**WHAT IS NEEDED**
Check every line of the data below for the string "routine", and copy the ones that hold it.
[RECORDS FOR THIS EXERCISE]
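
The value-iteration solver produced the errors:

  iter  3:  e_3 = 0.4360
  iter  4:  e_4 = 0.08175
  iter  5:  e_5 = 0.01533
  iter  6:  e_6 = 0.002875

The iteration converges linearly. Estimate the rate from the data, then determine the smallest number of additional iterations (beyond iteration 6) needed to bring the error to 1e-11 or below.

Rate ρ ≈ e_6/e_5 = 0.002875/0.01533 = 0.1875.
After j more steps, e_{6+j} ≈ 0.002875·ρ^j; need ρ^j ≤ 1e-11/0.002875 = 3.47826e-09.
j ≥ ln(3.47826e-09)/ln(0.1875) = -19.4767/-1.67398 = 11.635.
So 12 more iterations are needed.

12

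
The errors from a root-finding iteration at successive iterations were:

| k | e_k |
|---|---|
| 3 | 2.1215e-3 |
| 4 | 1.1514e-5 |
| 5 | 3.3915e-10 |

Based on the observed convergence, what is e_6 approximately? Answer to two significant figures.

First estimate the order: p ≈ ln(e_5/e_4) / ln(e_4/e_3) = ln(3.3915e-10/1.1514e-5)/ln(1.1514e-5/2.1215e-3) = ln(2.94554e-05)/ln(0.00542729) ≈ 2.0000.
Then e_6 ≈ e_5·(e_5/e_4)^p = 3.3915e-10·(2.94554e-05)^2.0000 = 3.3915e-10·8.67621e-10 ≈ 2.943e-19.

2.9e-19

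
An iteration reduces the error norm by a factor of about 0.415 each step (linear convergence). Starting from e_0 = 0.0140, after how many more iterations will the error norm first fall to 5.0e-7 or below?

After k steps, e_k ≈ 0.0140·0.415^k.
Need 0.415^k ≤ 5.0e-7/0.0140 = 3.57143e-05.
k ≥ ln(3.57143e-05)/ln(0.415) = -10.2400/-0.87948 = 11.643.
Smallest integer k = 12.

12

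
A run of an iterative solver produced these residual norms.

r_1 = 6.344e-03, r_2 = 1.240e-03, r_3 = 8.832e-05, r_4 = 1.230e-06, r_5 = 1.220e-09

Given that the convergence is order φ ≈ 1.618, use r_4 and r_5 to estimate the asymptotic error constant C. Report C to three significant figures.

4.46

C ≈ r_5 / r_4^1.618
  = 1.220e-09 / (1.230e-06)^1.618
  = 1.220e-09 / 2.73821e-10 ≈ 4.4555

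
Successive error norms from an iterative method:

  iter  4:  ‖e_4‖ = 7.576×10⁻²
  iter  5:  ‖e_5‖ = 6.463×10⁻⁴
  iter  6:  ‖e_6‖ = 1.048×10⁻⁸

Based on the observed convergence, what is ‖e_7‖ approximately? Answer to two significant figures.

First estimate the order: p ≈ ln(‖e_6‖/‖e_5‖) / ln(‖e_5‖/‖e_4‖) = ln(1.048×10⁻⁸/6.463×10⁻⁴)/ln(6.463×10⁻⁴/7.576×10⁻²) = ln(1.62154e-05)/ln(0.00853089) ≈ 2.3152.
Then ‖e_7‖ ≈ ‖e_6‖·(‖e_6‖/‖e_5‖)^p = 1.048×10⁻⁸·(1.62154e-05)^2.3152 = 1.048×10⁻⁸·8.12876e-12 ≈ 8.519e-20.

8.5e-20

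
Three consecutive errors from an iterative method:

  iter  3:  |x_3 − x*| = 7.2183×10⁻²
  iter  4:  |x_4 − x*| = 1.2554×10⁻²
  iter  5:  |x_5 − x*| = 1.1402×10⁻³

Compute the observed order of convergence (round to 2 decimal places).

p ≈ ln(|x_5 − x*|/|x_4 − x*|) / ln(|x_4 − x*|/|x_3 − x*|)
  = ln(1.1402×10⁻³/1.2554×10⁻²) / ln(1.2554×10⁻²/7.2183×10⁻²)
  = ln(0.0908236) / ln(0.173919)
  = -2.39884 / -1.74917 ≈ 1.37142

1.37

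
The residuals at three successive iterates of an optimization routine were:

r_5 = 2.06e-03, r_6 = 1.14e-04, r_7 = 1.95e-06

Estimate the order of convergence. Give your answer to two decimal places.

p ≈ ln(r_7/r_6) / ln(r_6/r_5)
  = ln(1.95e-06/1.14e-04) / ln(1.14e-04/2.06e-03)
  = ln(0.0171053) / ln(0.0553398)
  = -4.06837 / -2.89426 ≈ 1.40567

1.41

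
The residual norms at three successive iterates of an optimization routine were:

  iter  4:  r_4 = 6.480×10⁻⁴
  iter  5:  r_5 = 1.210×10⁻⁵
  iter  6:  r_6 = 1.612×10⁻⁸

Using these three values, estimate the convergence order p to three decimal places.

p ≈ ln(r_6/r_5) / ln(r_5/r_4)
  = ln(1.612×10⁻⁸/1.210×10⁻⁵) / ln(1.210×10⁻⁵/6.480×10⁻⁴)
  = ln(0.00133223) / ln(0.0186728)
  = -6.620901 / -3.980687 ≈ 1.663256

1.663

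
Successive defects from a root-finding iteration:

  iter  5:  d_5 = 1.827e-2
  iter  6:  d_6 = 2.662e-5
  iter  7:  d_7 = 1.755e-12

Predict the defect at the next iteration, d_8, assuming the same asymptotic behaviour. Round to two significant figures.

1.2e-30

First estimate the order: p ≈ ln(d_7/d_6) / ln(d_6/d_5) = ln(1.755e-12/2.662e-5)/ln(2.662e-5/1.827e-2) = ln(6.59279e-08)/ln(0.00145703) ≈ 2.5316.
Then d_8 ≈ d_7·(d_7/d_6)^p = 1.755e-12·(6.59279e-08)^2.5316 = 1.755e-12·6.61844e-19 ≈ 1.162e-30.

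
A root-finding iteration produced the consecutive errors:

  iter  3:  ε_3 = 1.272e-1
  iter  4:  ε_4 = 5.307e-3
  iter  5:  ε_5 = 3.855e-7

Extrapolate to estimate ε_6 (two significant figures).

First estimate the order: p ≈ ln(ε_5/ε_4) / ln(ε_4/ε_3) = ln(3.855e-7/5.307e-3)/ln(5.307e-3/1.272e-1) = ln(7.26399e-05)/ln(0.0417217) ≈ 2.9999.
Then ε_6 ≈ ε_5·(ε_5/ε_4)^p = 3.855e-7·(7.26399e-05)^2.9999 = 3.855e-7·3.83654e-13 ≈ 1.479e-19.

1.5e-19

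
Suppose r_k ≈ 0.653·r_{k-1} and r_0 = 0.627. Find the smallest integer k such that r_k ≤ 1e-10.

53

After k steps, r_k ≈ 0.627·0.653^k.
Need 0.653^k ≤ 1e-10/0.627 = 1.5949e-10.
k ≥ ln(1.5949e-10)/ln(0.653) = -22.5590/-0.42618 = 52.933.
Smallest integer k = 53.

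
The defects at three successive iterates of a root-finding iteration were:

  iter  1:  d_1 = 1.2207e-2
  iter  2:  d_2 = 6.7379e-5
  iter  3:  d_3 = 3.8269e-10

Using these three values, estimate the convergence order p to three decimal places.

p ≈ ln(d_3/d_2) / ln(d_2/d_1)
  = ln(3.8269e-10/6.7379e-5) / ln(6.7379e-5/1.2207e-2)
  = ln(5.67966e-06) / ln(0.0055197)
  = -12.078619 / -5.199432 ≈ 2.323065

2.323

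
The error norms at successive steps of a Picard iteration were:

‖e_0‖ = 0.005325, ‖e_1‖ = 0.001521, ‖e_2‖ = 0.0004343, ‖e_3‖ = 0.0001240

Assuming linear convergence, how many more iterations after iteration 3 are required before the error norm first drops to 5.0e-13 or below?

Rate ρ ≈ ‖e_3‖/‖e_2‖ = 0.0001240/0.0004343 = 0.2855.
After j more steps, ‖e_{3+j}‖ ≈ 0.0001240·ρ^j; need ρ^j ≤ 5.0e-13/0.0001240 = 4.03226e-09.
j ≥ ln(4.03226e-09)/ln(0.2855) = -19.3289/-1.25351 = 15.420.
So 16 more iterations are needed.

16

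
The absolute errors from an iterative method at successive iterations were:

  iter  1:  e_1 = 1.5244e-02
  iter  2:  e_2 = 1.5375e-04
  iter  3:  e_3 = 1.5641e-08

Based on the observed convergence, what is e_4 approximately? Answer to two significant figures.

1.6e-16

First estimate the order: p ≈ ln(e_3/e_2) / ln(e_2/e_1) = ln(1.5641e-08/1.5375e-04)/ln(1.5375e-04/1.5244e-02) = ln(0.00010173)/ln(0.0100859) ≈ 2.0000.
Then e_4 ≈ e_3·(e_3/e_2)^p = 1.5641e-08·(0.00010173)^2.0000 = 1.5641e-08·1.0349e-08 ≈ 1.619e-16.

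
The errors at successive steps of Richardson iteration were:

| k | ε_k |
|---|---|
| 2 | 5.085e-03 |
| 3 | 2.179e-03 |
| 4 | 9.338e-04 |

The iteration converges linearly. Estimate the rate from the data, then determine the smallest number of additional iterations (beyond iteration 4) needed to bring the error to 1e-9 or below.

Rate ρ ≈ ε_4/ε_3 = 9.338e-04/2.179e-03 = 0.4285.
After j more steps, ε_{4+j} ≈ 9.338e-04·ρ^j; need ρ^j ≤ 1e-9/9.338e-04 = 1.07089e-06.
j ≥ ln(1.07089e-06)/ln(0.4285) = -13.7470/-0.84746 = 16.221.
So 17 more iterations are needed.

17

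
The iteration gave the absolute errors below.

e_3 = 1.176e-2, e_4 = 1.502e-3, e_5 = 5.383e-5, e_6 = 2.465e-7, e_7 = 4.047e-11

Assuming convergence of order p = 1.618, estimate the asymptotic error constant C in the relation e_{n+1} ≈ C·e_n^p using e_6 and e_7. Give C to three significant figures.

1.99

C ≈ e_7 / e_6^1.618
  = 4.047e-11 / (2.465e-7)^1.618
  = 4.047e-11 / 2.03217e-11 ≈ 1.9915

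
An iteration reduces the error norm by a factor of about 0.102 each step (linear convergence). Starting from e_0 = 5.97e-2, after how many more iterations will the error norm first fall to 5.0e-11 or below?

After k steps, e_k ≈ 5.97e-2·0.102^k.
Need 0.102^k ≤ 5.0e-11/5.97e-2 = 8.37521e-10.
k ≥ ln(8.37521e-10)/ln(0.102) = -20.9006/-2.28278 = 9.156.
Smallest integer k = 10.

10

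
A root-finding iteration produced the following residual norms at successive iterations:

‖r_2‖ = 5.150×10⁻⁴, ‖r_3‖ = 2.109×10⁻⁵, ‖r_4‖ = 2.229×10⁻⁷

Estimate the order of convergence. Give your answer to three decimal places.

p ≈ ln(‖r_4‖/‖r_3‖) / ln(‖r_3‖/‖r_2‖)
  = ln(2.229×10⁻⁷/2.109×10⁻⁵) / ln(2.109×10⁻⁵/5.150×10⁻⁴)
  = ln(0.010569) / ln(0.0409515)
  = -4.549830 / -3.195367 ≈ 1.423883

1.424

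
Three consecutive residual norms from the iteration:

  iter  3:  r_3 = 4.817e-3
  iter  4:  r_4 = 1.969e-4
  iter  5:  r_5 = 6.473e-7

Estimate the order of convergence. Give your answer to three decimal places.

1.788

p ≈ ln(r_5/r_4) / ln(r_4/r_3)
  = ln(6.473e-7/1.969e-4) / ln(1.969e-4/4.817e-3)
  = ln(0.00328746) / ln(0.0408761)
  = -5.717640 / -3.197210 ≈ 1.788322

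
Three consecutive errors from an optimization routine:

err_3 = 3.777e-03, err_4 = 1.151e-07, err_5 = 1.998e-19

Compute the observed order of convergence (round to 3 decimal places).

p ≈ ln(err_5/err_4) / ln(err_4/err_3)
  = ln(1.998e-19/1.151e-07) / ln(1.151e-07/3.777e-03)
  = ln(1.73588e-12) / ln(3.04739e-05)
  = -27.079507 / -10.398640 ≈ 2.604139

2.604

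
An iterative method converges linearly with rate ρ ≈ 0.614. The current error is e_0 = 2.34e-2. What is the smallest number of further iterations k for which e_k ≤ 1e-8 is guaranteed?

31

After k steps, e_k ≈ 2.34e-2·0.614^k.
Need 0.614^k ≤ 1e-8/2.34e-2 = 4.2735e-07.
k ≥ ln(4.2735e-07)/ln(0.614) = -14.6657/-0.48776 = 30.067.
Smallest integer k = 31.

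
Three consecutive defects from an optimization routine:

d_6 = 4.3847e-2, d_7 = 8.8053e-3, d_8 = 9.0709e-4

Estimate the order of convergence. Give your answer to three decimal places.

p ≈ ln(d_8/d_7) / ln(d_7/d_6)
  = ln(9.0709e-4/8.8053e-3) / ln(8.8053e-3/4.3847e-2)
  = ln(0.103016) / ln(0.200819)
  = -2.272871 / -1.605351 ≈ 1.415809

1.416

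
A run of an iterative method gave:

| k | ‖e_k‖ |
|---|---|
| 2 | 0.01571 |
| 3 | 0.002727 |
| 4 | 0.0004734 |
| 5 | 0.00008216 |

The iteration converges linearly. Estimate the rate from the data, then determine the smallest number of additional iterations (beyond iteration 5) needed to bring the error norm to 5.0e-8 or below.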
[/RECORDS FOR THIS EXERCISE]
**OUTPUT OF THE EXERCISE**
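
The residuals at three successive iterates of an optimization routine were:
The residual norms at three successive iterates of an optimization routine were:
Three consecutive errors from an optimization routine:
Three consecutive defects from an optimization routine: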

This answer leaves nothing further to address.